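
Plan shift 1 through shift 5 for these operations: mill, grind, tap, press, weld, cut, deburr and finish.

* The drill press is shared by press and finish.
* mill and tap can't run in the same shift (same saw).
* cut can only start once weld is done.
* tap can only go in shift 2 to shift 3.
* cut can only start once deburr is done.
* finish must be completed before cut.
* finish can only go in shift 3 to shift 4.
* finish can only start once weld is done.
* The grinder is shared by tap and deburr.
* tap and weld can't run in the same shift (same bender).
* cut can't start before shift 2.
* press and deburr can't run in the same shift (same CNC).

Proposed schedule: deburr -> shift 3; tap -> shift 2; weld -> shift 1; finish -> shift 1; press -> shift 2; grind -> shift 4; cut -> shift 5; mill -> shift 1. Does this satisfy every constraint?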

::::

What to produce - Write the records out again so that each one matches the original exactly.

Exercise solution -
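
Plan shift 1 through shift 5 for these operations: mill, grind, tap, press, weld, cut, deburr and finish.

* The drill press is shared by press and finish.
* mill and tap can't run in the same shift (same saw).
* cut can only start once weld is done.
* tap can only go in shift 2 to shift 3.
* cut can only start once deburr is done.
* finish must be completed before cut.
* finish can only go in shift 3 to shift 4.
* finish can only start once weld is done.
* The grinder is shared by tap and deburr.
* tap and weld can't run in the same shift (same bender).
* cut can't start before shift 2.
* press and deburr can't run in the same shift (same CNC).

Proposed schedule: deburr -> shift 3; tap -> shift 2; weld -> shift 1; finish -> shift 1; press -> shift 2; grind -> shift 4; cut -> shift 5; mill -> shift 1. Does this satisfy every constraint?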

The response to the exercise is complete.